ASSIGNMENT: Transcribe the listing in full. Keep every line exactly as it stands.

AVAILABLE DATA:
^^^^^^^^

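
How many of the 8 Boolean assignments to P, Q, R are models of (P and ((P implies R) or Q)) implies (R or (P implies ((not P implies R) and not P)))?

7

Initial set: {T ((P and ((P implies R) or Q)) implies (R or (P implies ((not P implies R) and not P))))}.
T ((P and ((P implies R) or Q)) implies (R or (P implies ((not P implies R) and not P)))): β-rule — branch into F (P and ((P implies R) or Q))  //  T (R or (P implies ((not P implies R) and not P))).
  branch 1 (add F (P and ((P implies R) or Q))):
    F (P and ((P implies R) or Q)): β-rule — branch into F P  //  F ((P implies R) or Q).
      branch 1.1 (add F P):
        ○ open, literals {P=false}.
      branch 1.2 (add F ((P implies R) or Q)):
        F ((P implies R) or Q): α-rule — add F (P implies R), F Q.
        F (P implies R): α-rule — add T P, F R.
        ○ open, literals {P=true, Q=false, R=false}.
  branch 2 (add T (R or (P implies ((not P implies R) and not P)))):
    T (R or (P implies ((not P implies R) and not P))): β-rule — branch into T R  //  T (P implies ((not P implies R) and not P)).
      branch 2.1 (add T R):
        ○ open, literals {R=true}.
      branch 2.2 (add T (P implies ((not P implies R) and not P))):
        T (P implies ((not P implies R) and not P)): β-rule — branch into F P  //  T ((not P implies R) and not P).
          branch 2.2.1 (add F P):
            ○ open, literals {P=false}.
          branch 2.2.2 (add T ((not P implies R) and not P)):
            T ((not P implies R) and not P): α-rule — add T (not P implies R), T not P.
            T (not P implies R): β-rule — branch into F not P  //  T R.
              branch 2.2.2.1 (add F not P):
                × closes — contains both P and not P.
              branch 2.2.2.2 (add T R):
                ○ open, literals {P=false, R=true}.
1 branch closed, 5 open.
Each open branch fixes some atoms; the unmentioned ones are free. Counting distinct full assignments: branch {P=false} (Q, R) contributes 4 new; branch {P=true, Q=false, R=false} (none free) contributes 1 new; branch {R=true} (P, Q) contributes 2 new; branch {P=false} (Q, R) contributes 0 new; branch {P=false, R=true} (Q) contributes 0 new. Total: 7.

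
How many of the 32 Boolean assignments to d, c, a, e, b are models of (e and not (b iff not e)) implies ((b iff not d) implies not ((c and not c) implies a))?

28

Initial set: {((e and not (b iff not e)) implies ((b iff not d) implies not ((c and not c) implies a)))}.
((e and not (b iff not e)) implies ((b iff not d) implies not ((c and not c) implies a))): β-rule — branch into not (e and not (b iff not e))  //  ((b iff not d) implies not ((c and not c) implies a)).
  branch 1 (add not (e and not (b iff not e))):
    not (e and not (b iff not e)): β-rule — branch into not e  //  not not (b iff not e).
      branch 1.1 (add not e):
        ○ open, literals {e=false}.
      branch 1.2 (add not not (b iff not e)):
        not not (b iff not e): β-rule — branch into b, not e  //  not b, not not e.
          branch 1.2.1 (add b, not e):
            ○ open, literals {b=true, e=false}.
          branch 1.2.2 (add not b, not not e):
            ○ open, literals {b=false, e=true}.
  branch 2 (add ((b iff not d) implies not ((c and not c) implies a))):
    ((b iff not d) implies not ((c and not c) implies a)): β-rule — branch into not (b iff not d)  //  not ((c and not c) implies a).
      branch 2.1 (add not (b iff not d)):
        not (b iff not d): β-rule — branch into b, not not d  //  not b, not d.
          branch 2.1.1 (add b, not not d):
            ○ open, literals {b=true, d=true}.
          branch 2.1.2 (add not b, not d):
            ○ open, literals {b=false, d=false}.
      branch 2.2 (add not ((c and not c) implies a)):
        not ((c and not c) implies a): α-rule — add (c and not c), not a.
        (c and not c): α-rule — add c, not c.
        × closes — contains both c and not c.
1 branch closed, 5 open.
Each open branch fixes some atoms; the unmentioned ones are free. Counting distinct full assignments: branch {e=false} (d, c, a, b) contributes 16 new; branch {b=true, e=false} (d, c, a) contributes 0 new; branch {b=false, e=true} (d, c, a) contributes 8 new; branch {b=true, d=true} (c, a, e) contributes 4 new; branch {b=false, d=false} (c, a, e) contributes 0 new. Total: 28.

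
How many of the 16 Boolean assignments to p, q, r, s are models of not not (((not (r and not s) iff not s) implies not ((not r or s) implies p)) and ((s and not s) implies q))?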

^^^^^^^^

TASK ANSWER:
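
How many of the 8 Boolean assignments to P, Q, R are models of (P and ((P implies R) or Q)) implies (R or (P implies ((not P implies R) and not P)))?

7

Initial set: {T ((P and ((P implies R) or Q)) implies (R or (P implies ((not P implies R) and not P))))}.
T ((P and ((P implies R) or Q)) implies (R or (P implies ((not P implies R) and not P)))): β-rule — branch into F (P and ((P implies R) or Q))  //  T (R or (P implies ((not P implies R) and not P))).
  branch 1 (add F (P and ((P implies R) or Q))):
    F (P and ((P implies R) or Q)): β-rule — branch into F P  //  F ((P implies R) or Q).
      branch 1.1 (add F P):
        ○ open, literals {P=false}.
      branch 1.2 (add F ((P implies R) or Q)):
        F ((P implies R) or Q): α-rule — add F (P implies R), F Q.
        F (P implies R): α-rule — add T P, F R.
        ○ open, literals {P=true, Q=false, R=false}.
  branch 2 (add T (R or (P implies ((not P implies R) and not P)))):
    T (R or (P implies ((not P implies R) and not P))): β-rule — branch into T R  //  T (P implies ((not P implies R) and not P)).
      branch 2.1 (add T R):
        ○ open, literals {R=true}.
      branch 2.2 (add T (P implies ((not P implies R) and not P))):
        T (P implies ((not P implies R) and not P)): β-rule — branch into F P  //  T ((not P implies R) and not P).
          branch 2.2.1 (add F P):
            ○ open, literals {P=false}.
          branch 2.2.2 (add T ((not P implies R) and not P)):
            T ((not P implies R) and not P): α-rule — add T (not P implies R), T not P.
            T (not P implies R): β-rule — branch into F not P  //  T R.
              branch 2.2.2.1 (add F not P):
                × closes — contains both P and not P.
              branch 2.2.2.2 (add T R):
                ○ open, literals {P=false, R=true}.
1 branch closed, 5 open.
Each open branch fixes some atoms; the unmentioned ones are free. Counting distinct full assignments: branch {P=false} (Q, R) contributes 4 new; branch {P=true, Q=false, R=false} (none free) contributes 1 new; branch {R=true} (P, Q) contributes 2 new; branch {P=false} (Q, R) contributes 0 new; branch {P=false, R=true} (Q) contributes 0 new. Total: 7.

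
How many of the 32 Boolean assignments to d, c, a, e, b are models of (e and not (b iff not e)) implies ((b iff not d) implies not ((c and not c) implies a))?

28

Initial set: {((e and not (b iff not e)) implies ((b iff not d) implies not ((c and not c) implies a)))}.
((e and not (b iff not e)) implies ((b iff not d) implies not ((c and not c) implies a))): β-rule — branch into not (e and not (b iff not e))  //  ((b iff not d) implies not ((c and not c) implies a)).
  branch 1 (add not (e and not (b iff not e))):
    not (e and not (b iff not e)): β-rule — branch into not e  //  not not (b iff not e).
      branch 1.1 (add not e):
        ○ open, literals {e=false}.
      branch 1.2 (add not not (b iff not e)):
        not not (b iff not e): β-rule — branch into b, not e  //  not b, not not e.
          branch 1.2.1 (add b, not e):
            ○ open, literals {b=true, e=false}.
          branch 1.2.2 (add not b, not not e):
            ○ open, literals {b=false, e=true}.
  branch 2 (add ((b iff not d) implies not ((c and not c) implies a))):
    ((b iff not d) implies not ((c and not c) implies a)): β-rule — branch into not (b iff not d)  //  not ((c and not c) implies a).
      branch 2.1 (add not (b iff not d)):
        not (b iff not d): β-rule — branch into b, not not d  //  not b, not d.
          branch 2.1.1 (add b, not not d):
            ○ open, literals {b=true, d=true}.
          branch 2.1.2 (add not b, not d):
            ○ open, literals {b=false, d=false}.
      branch 2.2 (add not ((c and not c) implies a)):
        not ((c and not c) implies a): α-rule — add (c and not c), not a.
        (c and not c): α-rule — add c, not c.
        × closes — contains both c and not c.
1 branch closed, 5 open.
Each open branch fixes some atoms; the unmentioned ones are free. Counting distinct full assignments: branch {e=false} (d, c, a, b) contributes 16 new; branch {b=true, e=false} (d, c, a) contributes 0 new; branch {b=false, e=true} (d, c, a) contributes 8 new; branch {b=true, d=true} (c, a, e) contributes 4 new; branch {b=false, d=false} (c, a, e) contributes 0 new. Total: 28.

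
How many of the 16 Boolean assignments to p, q, r, s are models of not not (((not (r and not s) iff not s) implies not ((not r or s) implies p)) and ((s and not s) implies q))?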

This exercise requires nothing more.